> [INSTRUCTIONS TO FOLLOW]:
Which lines of the listing below contain the word "until"? Copy each of them.

══ MATERIALS PROVIDED

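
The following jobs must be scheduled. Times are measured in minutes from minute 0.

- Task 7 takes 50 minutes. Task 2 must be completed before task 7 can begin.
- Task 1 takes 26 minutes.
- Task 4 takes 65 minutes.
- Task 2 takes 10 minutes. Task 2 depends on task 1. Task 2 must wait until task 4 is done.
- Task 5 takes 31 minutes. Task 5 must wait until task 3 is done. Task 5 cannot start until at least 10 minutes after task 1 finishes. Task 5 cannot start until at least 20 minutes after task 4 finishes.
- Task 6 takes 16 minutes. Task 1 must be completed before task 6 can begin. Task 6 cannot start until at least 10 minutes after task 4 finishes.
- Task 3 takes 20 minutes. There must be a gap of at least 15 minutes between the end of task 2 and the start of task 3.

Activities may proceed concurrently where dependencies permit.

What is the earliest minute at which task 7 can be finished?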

════

> [THE ANSWER]:
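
- Task 2 takes 10 minutes. Task 2 depends on task 1. Task 2 must wait until task 4 is done.
- Task 5 takes 31 minutes. Task 5 must wait until task 3 is done. Task 5 cannot start until at least 10 minutes after task 1 finishes. Task 5 cannot start until at least 20 minutes after task 4 finishes.
- Task 6 takes 16 minutes. Task 1 must be completed before task 6 can begin. Task 6 cannot start until at least 10 minutes after task 4 finishes.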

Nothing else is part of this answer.